== Required work ==
Find the string "translate" in the records and copy each line where it occurs.

Stored data entries:
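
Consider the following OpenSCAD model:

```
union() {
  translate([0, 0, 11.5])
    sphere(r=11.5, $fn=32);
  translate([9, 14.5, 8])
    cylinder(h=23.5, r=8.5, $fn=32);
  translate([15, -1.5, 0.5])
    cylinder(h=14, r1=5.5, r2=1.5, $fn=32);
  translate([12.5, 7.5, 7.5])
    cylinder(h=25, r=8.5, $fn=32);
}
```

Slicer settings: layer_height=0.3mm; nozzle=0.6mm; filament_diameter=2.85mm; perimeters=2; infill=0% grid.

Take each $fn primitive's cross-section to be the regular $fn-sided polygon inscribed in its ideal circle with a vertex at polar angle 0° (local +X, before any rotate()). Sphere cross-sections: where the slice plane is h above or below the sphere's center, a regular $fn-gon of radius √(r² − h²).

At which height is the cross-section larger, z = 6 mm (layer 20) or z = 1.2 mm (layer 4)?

layer 20 (z = 6 mm)

Layer 20 (z = 6): the sphere: section is a regular 32-gon, circumradius = √(r²−h²) = √(11.5²−5.5²) = 10.100 (area = (32/2)·10.100²·sin(360°/32) = 318.39 mm²); the cylinder at (9, 14.5) is not intersected at this z (z outside [8, 31.5]); the cone at (15, -1.5) (r1=5.5→r2=1.5) has section circumradius 3.929 here — a regular 32-gon (area = (32/2)·3.929²·sin(360°/32) = 48.18 mm²); the cylinder at (12.5, 7.5) is absent (z outside [7.5, 32.5]); Combining (union): the 2 present regions are separate (no shared area or edge), so areas and boundary lengths simply add and each stays a separate island — area = 366.56 mm². So its area = 366.56 mm². Layer 4 (z = 1.2): the r=11.5 sphere slices to a regular 32-gon of circumradius 5.115 (√(r²−h²) with h=10.3 from center) (area = (32/2)·5.115²·sin(360°/32) = 81.66 mm²); the cylinder at (9, 14.5) is not intersected at this z (z outside [8, 31.5]); the cone at (15, -1.5) contributes a regular 32-gon of circumradius 5.300 (interpolated between r1=5.5 and r2=1.5 at t=0.050) (area = (32/2)·5.300²·sin(360°/32) = 87.68 mm²); the cylinder at (12.5, 7.5) is absent (z outside [7.5, 32.5]); Merging all regions: the 2 present regions are separate (no shared area or edge), so areas and boundary lengths simply add and each stays a separate island — area = 169.34 mm². So its area = 169.34 mm². Layer 20 is larger (366.56 vs 169.34 mm²).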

== Answer to this task ==
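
  translate([0, 0, 11.5])
  translate([9, 14.5, 8])
  translate([15, -1.5, 0.5])
  translate([12.5, 7.5, 7.5])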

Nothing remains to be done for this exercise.